Exercise inputs below:

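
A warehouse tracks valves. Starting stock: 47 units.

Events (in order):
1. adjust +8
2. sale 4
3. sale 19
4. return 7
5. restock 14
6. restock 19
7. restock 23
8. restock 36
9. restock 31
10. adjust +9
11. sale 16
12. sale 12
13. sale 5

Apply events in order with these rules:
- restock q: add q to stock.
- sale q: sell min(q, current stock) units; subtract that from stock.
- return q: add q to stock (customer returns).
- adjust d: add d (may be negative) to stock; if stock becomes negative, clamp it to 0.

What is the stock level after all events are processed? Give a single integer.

Processing events:
Start: stock = 47
  Event 1 (adjust +8): 47 + 8 = 55
  Event 2 (sale 4): sell min(4,55)=4. stock: 55 - 4 = 51. total_sold = 4
  Event 3 (sale 19): sell min(19,51)=19. stock: 51 - 19 = 32. total_sold = 23
  Event 4 (return 7): 32 + 7 = 39
  Event 5 (restock 14): 39 + 14 = 53
  Event 6 (restock 19): 53 + 19 = 72
  Event 7 (restock 23): 72 + 23 = 95
  Event 8 (restock 36): 95 + 36 = 131
  Event 9 (restock 31): 131 + 31 = 162
  Event 10 (adjust +9): 162 + 9 = 171
  Event 11 (sale 16): sell min(16,171)=16. stock: 171 - 16 = 155. total_sold = 39
  Event 12 (sale 12): sell min(12,155)=12. stock: 155 - 12 = 143. total_sold = 51
  Event 13 (sale 5): sell min(5,143)=5. stock: 143 - 5 = 138. total_sold = 56
Final: stock = 138, total_sold = 56

Answer: 138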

End of Exercise inputs.

Exercise description - In your reply, restate every entry exactly.

Output of the exercise -
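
A warehouse tracks valves. Starting stock: 47 units.

Events (in order):
1. adjust +8
2. sale 4
3. sale 19
4. return 7
5. restock 14
6. restock 19
7. restock 23
8. restock 36
9. restock 31
10. adjust +9
11. sale 16
12. sale 12
13. sale 5

Apply events in order with these rules:
- restock q: add q to stock.
- sale q: sell min(q, current stock) units; subtract that from stock.
- return q: add q to stock (customer returns).
- adjust d: add d (may be negative) to stock; if stock becomes negative, clamp it to 0.

What is the stock level after all events are processed? Give a single integer.

Processing events:
Start: stock = 47
  Event 1 (adjust +8): 47 + 8 = 55
  Event 2 (sale 4): sell min(4,55)=4. stock: 55 - 4 = 51. total_sold = 4
  Event 3 (sale 19): sell min(19,51)=19. stock: 51 - 19 = 32. total_sold = 23
  Event 4 (return 7): 32 + 7 = 39
  Event 5 (restock 14): 39 + 14 = 53
  Event 6 (restock 19): 53 + 19 = 72
  Event 7 (restock 23): 72 + 23 = 95
  Event 8 (restock 36): 95 + 36 = 131
  Event 9 (restock 31): 131 + 31 = 162
  Event 10 (adjust +9): 162 + 9 = 171
  Event 11 (sale 16): sell min(16,171)=16. stock: 171 - 16 = 155. total_sold = 39
  Event 12 (sale 12): sell min(12,155)=12. stock: 155 - 12 = 143. total_sold = 51
  Event 13 (sale 5): sell min(5,143)=5. stock: 143 - 5 = 138. total_sold = 56
Final: stock = 138, total_sold = 56

Answer: 138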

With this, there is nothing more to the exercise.